*SOURCE INFORMATION*:
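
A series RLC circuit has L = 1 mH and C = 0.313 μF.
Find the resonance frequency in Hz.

Step 1 — Resonance condition Im(Z)=0 gives ω₀ = 1/√(LC).
Step 2 — ω₀ = 1/√(0.001·3.13e-07) = 5.652e+04 rad/s.
Step 3 — f₀ = ω₀/(2π) = 8996 Hz.

f₀ = 8996 Hz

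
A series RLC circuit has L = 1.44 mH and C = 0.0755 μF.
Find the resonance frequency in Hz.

Step 1 — Resonance condition Im(Z)=0 gives ω₀ = 1/√(LC).
Step 2 — ω₀ = 1/√(0.00144·7.55e-08) = 9.591e+04 rad/s.
Step 3 — f₀ = ω₀/(2π) = 1.526e+04 Hz.

f₀ = 1.526e+04 Hz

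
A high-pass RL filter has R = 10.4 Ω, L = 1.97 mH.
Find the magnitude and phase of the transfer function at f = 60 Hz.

Step 1 — Angular frequency: ω = 2π·60 = 377 rad/s.
Step 2 — Transfer function: H(jω) = jωL/(R + jωL).
Step 3 — Numerator jωL = j·0.7427; denominator R + jωL = 10.4 + j0.7427.
Step 4 — H = 0.005074 + j0.07105.
Step 5 — Magnitude: |H| = 0.07123 (-22.9 dB); phase: φ = 85.9°.

|H| = 0.07123 (-22.9 dB), φ = 85.9°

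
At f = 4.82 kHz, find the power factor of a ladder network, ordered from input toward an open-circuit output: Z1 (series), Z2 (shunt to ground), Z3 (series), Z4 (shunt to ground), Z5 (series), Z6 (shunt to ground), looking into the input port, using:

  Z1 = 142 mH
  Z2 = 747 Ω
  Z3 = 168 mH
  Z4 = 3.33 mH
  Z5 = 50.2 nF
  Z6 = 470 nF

Step 1 — Angular frequency: ω = 2π·f = 2π·4820 = 3.028e+04 rad/s.
Step 2 — Component impedances:
  Z1: Z = jωL = j·3.028e+04·0.142 = 0 + j4300 Ω
  Z2: Z = R = 747 Ω
  Z3: Z = jωL = j·3.028e+04·0.168 = 0 + j5088 Ω
  Z4: Z = jωL = j·3.028e+04·0.00333 = 0 + j100.8 Ω
  Z5: Z = 1/(jωC) = -j/(ω·C) = 0 - j657.8 Ω
  Z6: Z = 1/(jωC) = -j/(ω·C) = 0 - j70.25 Ω
Step 3 — Ladder network (open output): work backward from the far end, alternating series and parallel combinations. Z_in = 731.9 + j4406 Ω = 4466∠80.6° Ω.
Step 4 — Power factor: PF = cos(φ) = Re(Z)/|Z| = 731.9/4466 = 0.1639.
Step 5 — Type: Im(Z) = 4406 ⇒ lagging (phase φ = 80.6°).

PF = 0.1639 (lagging, φ = 80.6°)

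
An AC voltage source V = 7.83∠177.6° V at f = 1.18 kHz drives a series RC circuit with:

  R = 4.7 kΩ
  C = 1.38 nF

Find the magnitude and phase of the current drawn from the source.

Step 1 — Angular frequency: ω = 2π·f = 2π·1180 = 7414 rad/s.
Step 2 — Component impedances:
  R: Z = R = 4700 Ω
  C: Z = 1/(jωC) = -j/(ω·C) = 0 - j9.774e+04 Ω
Step 3 — Series combination: Z_total = R + C = 4700 - j9.774e+04 Ω = 9.785e+04∠-87.2° Ω.
Step 4 — Source phasor: V = 7.83∠177.6° V = -7.823 + j0.3279 V.
Step 5 — Ohm's law: I = V / Z_total = (-7.823 + j0.3279) / (4700 - j9.774e+04) = -7.187e-06 - j7.97e-05 A.
Step 6 — Convert to polar: |I| = 8.002e-05 A, ∠I = -95.2°.

I = 8.002e-05∠-95.2° A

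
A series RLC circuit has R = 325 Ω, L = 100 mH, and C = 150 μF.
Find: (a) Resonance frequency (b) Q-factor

Step 1 — Resonance condition Im(Z)=0 gives ω₀ = 1/√(LC).
Step 2 — ω₀ = 1/√(0.1·0.00015) = 258.2 rad/s.
Step 3 — f₀ = ω₀/(2π) = 41.09 Hz.
Step 4 — Series Q: Q = ω₀L/R = 258.2·0.1/325 = 0.07945.

(a) f₀ = 41.09 Hz  (b) Q = 0.07945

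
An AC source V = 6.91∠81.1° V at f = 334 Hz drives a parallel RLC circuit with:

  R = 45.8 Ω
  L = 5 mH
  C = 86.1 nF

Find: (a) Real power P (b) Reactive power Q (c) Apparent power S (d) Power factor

Step 1 — Angular frequency: ω = 2π·f = 2π·334 = 2099 rad/s.
Step 2 — Component impedances:
  R: Z = R = 45.8 Ω
  L: Z = jωL = j·2099·0.005 = 0 + j10.49 Ω
  C: Z = 1/(jωC) = -j/(ω·C) = 0 - j5534 Ω
Step 3 — Parallel combination: 1/Z_total = 1/R + 1/L + 1/C; Z_total = 2.292 + j9.987 Ω = 10.25∠77.1° Ω.
Step 4 — Source phasor: V = 6.91∠81.1° V = 1.069 + j6.827 V.
Step 5 — Current: I = V / Z = 0.6727 + j0.04737 A = 0.6744∠4.0° A.
Step 6 — Complex power: S = V·I* = 1.043 + j4.542 VA.
Step 7 — Real power: P = Re(S) = 1.043 W.
Step 8 — Reactive power: Q = Im(S) = 4.542 VAR.
Step 9 — Apparent power: |S| = 4.66 VA.
Step 10 — Power factor: PF = P/|S| = 0.2237 (lagging).

(a) P = 1.043 W  (b) Q = 4.542 VAR  (c) S = 4.66 VA  (d) PF = 0.2237 (lagging)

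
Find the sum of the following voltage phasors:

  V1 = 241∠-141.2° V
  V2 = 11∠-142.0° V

Step 1 — Convert each phasor to rectangular form:
  V1 = 241·(cos(-141.2°) + j·sin(-141.2°)) = -187.8 - j151 V
  V2 = 11·(cos(-142.0°) + j·sin(-142.0°)) = -8.668 - j6.772 V
Step 2 — Sum components: V_total = -196.5 - j157.8 V.
Step 3 — Convert to polar: |V_total| = 252 V, ∠V_total = -141.2°.

V_total = 252∠-141.2° V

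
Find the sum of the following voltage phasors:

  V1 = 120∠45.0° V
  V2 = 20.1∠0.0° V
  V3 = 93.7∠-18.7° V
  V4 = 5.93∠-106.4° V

Step 1 — Convert each phasor to rectangular form:
  V1 = 120·(cos(45.0°) + j·sin(45.0°)) = 84.85 + j84.85 V
  V2 = 20.1·(cos(0.0°) + j·sin(0.0°)) = 20.1 V
  V3 = 93.7·(cos(-18.7°) + j·sin(-18.7°)) = 88.75 - j30.04 V
  V4 = 5.93·(cos(-106.4°) + j·sin(-106.4°)) = -1.674 - j5.689 V
Step 2 — Sum components: V_total = 192 + j49.12 V.
Step 3 — Convert to polar: |V_total| = 198.2 V, ∠V_total = 14.3°.

V_total = 198.2∠14.3° V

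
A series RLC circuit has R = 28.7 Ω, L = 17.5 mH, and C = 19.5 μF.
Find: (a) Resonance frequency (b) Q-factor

Step 1 — Resonance condition Im(Z)=0 gives ω₀ = 1/√(LC).
Step 2 — ω₀ = 1/√(0.0175·1.95e-05) = 1712 rad/s.
Step 3 — f₀ = ω₀/(2π) = 272.4 Hz.
Step 4 — Series Q: Q = ω₀L/R = 1712·0.0175/28.7 = 1.044.

(a) f₀ = 272.4 Hz  (b) Q = 1.044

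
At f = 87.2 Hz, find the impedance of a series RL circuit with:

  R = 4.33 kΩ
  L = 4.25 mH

Step 1 — Angular frequency: ω = 2π·f = 2π·87.2 = 547.9 rad/s.
Step 2 — Component impedances:
  R: Z = R = 4330 Ω
  L: Z = jωL = j·547.9·0.00425 = 0 + j2.329 Ω
Step 3 — Series combination: Z_total = R + L = 4330 + j2.329 Ω = 4330∠0.0° Ω.

Z = 4330 + j2.329 Ω = 4330∠0.0° Ω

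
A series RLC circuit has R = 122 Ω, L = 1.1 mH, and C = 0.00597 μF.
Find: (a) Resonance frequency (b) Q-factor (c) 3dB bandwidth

Step 1 — Resonance: ω₀ = 1/√(LC) = 1/√(0.0011·5.97e-09) = 3.902e+05 rad/s.
Step 2 — f₀ = ω₀/(2π) = 6.211e+04 Hz.
Step 3 — Series Q: Q = ω₀L/R = 3.902e+05·0.0011/122 = 3.518.
Step 4 — Bandwidth: Δω = ω₀/Q = 1.109e+05 rad/s; BW = Δω/(2π) = 1.765e+04 Hz.

(a) f₀ = 6.211e+04 Hz  (b) Q = 3.518  (c) BW = 1.765e+04 Hz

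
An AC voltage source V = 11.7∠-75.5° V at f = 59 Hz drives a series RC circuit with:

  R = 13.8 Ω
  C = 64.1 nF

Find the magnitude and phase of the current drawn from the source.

Step 1 — Angular frequency: ω = 2π·f = 2π·59 = 370.7 rad/s.
Step 2 — Component impedances:
  R: Z = R = 13.8 Ω
  C: Z = 1/(jωC) = -j/(ω·C) = 0 - j4.208e+04 Ω
Step 3 — Series combination: Z_total = R + C = 13.8 - j4.208e+04 Ω = 4.208e+04∠-90.0° Ω.
Step 4 — Source phasor: V = 11.7∠-75.5° V = 2.929 - j11.33 V.
Step 5 — Ohm's law: I = V / Z_total = (2.929 - j11.33) / (13.8 - j4.208e+04) = 0.0002692 + j6.952e-05 A.
Step 6 — Convert to polar: |I| = 0.000278 A, ∠I = 14.5°.

I = 0.000278∠14.5° A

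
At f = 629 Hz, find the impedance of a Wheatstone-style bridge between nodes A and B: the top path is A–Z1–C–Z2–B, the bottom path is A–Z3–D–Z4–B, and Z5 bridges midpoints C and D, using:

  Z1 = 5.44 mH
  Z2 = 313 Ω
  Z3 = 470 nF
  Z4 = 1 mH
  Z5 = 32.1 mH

Step 1 — Angular frequency: ω = 2π·f = 2π·629 = 3952 rad/s.
Step 2 — Component impedances:
  Z1: Z = jωL = j·3952·0.00544 = 0 + j21.5 Ω
  Z2: Z = R = 313 Ω
  Z3: Z = 1/(jωC) = -j/(ω·C) = 0 - j538.4 Ω
  Z4: Z = jωL = j·3952·0.001 = 0 + j3.952 Ω
  Z5: Z = jωL = j·3952·0.0321 = 0 + j126.9 Ω
Step 3 — Bridge requires nodal analysis (the Z5 bridge couples midpoints C and D, so the two paths cannot be reduced to a simple series/parallel combination). Setting node B to ground and injecting 1 A at node A, the 3-node admittance system at A, C, D solves to V_A = Z_AB = 78.67 + j165.5 Ω = 183.2∠64.6° Ω.

Z = 78.67 + j165.5 Ω = 183.2∠64.6° Ω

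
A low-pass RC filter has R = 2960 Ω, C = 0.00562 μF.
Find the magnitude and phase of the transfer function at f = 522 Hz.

Step 1 — Angular frequency: ω = 2π·522 = 3280 rad/s.
Step 2 — Transfer function: H(jω) = 1/(1 + jωRC).
Step 3 — Denominator: 1 + jωRC = 1 + j·3280·2960·5.62e-09 = 1 + j0.05456.
Step 4 — H = 0.997 - j0.0544.
Step 5 — Magnitude: |H| = 0.9985 (-0.0 dB); phase: φ = -3.1°.

|H| = 0.9985 (-0.0 dB), φ = -3.1°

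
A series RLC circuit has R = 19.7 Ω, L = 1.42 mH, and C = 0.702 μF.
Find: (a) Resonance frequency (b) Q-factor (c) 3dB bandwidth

Step 1 — Resonance: ω₀ = 1/√(LC) = 1/√(0.00142·7.02e-07) = 3.167e+04 rad/s.
Step 2 — f₀ = ω₀/(2π) = 5041 Hz.
Step 3 — Series Q: Q = ω₀L/R = 3.167e+04·0.00142/19.7 = 2.283.
Step 4 — Bandwidth: Δω = ω₀/Q = 1.387e+04 rad/s; BW = Δω/(2π) = 2208 Hz.

(a) f₀ = 5041 Hz  (b) Q = 2.283  (c) BW = 2208 Hz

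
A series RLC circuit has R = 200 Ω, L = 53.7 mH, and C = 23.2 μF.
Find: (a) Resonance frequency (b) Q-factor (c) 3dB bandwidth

Step 1 — Resonance condition Im(Z)=0 gives ω₀ = 1/√(LC).
Step 2 — ω₀ = 1/√(0.0537·2.32e-05) = 895.9 rad/s.
Step 3 — f₀ = ω₀/(2π) = 142.6 Hz.
Step 4 — Series Q: Q = ω₀L/R = 895.9·0.0537/200 = 0.2406.
Step 5 — 3dB bandwidth: Δω = ω₀/Q = 3724 rad/s; BW = Δω/(2π) = 592.8 Hz.

(a) f₀ = 142.6 Hz  (b) Q = 0.2406  (c) BW = 592.8 Hz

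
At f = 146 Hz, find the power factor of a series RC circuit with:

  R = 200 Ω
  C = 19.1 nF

Step 1 — Angular frequency: ω = 2π·f = 2π·146 = 917.3 rad/s.
Step 2 — Component impedances:
  R: Z = R = 200 Ω
  C: Z = 1/(jωC) = -j/(ω·C) = 0 - j5.707e+04 Ω
Step 3 — Series combination: Z_total = R + C = 200 - j5.707e+04 Ω = 5.707e+04∠-89.8° Ω.
Step 4 — Power factor: PF = cos(φ) = Re(Z)/|Z| = 200/5.707e+04 = 0.003504.
Step 5 — Type: Im(Z) = -5.707e+04 ⇒ leading (phase φ = -89.8°).

PF = 0.003504 (leading, φ = -89.8°)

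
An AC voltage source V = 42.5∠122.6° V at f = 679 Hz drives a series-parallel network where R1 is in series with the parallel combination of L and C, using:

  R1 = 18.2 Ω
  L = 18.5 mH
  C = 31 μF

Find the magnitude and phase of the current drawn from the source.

Step 1 — Angular frequency: ω = 2π·f = 2π·679 = 4266 rad/s.
Step 2 — Component impedances:
  R1: Z = R = 18.2 Ω
  L: Z = jωL = j·4266·0.0185 = 0 + j78.93 Ω
  C: Z = 1/(jωC) = -j/(ω·C) = 0 - j7.561 Ω
Step 3 — Parallel branch: L || C = 1/(1/L + 1/C) = 0 - j8.362 Ω.
Step 4 — Series with R1: Z_total = R1 + (L || C) = 18.2 - j8.362 Ω = 20.03∠-24.7° Ω.
Step 5 — Source phasor: V = 42.5∠122.6° V = -22.9 + j35.8 V.
Step 6 — Ohm's law: I = V / Z_total = (-22.9 + j35.8) / (18.2 - j8.362) = -1.785 + j1.147 A.
Step 7 — Convert to polar: |I| = 2.122 A, ∠I = 147.3°.

I = 2.122∠147.3° A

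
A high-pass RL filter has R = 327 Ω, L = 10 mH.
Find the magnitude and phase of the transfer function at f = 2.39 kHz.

Step 1 — Angular frequency: ω = 2π·2390 = 1.502e+04 rad/s.
Step 2 — Transfer function: H(jω) = jωL/(R + jωL).
Step 3 — Numerator jωL = j·150.2; denominator R + jωL = 327 + j150.2.
Step 4 — H = 0.1742 + j0.3792.
Step 5 — Magnitude: |H| = 0.4173 (-7.6 dB); phase: φ = 65.3°.

|H| = 0.4173 (-7.6 dB), φ = 65.3°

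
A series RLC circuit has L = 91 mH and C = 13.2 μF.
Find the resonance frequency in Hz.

Step 1 — Resonance condition Im(Z)=0 gives ω₀ = 1/√(LC).
Step 2 — ω₀ = 1/√(0.091·1.32e-05) = 912.4 rad/s.
Step 3 — f₀ = ω₀/(2π) = 145.2 Hz.

f₀ = 145.2 Hz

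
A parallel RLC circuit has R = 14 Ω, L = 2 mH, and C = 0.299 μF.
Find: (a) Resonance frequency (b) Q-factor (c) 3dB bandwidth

Step 1 — Resonance: ω₀ = 1/√(LC) = 1/√(0.002·2.99e-07) = 4.089e+04 rad/s.
Step 2 — f₀ = ω₀/(2π) = 6508 Hz.
Step 3 — Parallel Q: Q = R/(ω₀L) = 14/(4.089e+04·0.002) = 0.1712.
Step 4 — Bandwidth: Δω = ω₀/Q = 2.389e+05 rad/s; BW = Δω/(2π) = 3.802e+04 Hz.

(a) f₀ = 6508 Hz  (b) Q = 0.1712  (c) BW = 3.802e+04 Hz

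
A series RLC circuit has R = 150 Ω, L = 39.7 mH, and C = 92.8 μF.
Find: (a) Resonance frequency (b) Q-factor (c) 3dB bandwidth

Step 1 — Resonance condition Im(Z)=0 gives ω₀ = 1/√(LC).
Step 2 — ω₀ = 1/√(0.0397·9.28e-05) = 521 rad/s.
Step 3 — f₀ = ω₀/(2π) = 82.92 Hz.
Step 4 — Series Q: Q = ω₀L/R = 521·0.0397/150 = 0.1379.
Step 5 — 3dB bandwidth: Δω = ω₀/Q = 3778 rad/s; BW = Δω/(2π) = 601.3 Hz.

(a) f₀ = 82.92 Hz  (b) Q = 0.1379  (c) BW = 601.3 Hz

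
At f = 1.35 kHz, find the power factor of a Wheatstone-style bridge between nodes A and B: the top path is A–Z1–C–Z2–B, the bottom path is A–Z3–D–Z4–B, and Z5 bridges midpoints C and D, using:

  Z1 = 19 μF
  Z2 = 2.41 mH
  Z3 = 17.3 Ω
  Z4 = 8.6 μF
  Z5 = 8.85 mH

Step 1 — Angular frequency: ω = 2π·f = 2π·1350 = 8482 rad/s.
Step 2 — Component impedances:
  Z1: Z = 1/(jωC) = -j/(ω·C) = 0 - j6.205 Ω
  Z2: Z = jωL = j·8482·0.00241 = 0 + j20.44 Ω
  Z3: Z = R = 17.3 Ω
  Z4: Z = 1/(jωC) = -j/(ω·C) = 0 - j13.71 Ω
  Z5: Z = jωL = j·8482·0.00885 = 0 + j75.07 Ω
Step 3 — Bridge requires nodal analysis (the Z5 bridge couples midpoints C and D, so the two paths cannot be reduced to a simple series/parallel combination). Setting node B to ground and injecting 1 A at node A, the 3-node admittance system at A, C, D solves to V_A = Z_AB = 9.111 + j9.142 Ω = 12.91∠45.1° Ω.
Step 4 — Power factor: PF = cos(φ) = Re(Z)/|Z| = 9.111/12.907 = 0.7059.
Step 5 — Type: Im(Z) = 9.142 ⇒ lagging (phase φ = 45.1°).

PF = 0.7059 (lagging, φ = 45.1°)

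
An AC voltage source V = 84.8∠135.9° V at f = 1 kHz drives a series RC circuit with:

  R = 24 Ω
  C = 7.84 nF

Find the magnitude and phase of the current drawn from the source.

Step 1 — Angular frequency: ω = 2π·f = 2π·1000 = 6283 rad/s.
Step 2 — Component impedances:
  R: Z = R = 24 Ω
  C: Z = 1/(jωC) = -j/(ω·C) = 0 - j2.03e+04 Ω
Step 3 — Series combination: Z_total = R + C = 24 - j2.03e+04 Ω = 2.03e+04∠-89.9° Ω.
Step 4 — Source phasor: V = 84.8∠135.9° V = -60.9 + j59.01 V.
Step 5 — Ohm's law: I = V / Z_total = (-60.9 + j59.01) / (24 - j2.03e+04) = -0.002911 - j0.002996 A.
Step 6 — Convert to polar: |I| = 0.004177 A, ∠I = -134.2°.

I = 0.004177∠-134.2° A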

*BRIEF*:
Every line above with the string "bottom" in it should be copied into the answer.

*ANSWER TO THIS PROBLEM*:
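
At f = 629 Hz, find the impedance of a Wheatstone-style bridge between nodes A and B: the top path is A–Z1–C–Z2–B, the bottom path is A–Z3–D–Z4–B, and Z5 bridges midpoints C and D, using:
At f = 1.35 kHz, find the power factor of a Wheatstone-style bridge between nodes A and B: the top path is A–Z1–C–Z2–B, the bottom path is A–Z3–D–Z4–B, and Z5 bridges midpoints C and D, using: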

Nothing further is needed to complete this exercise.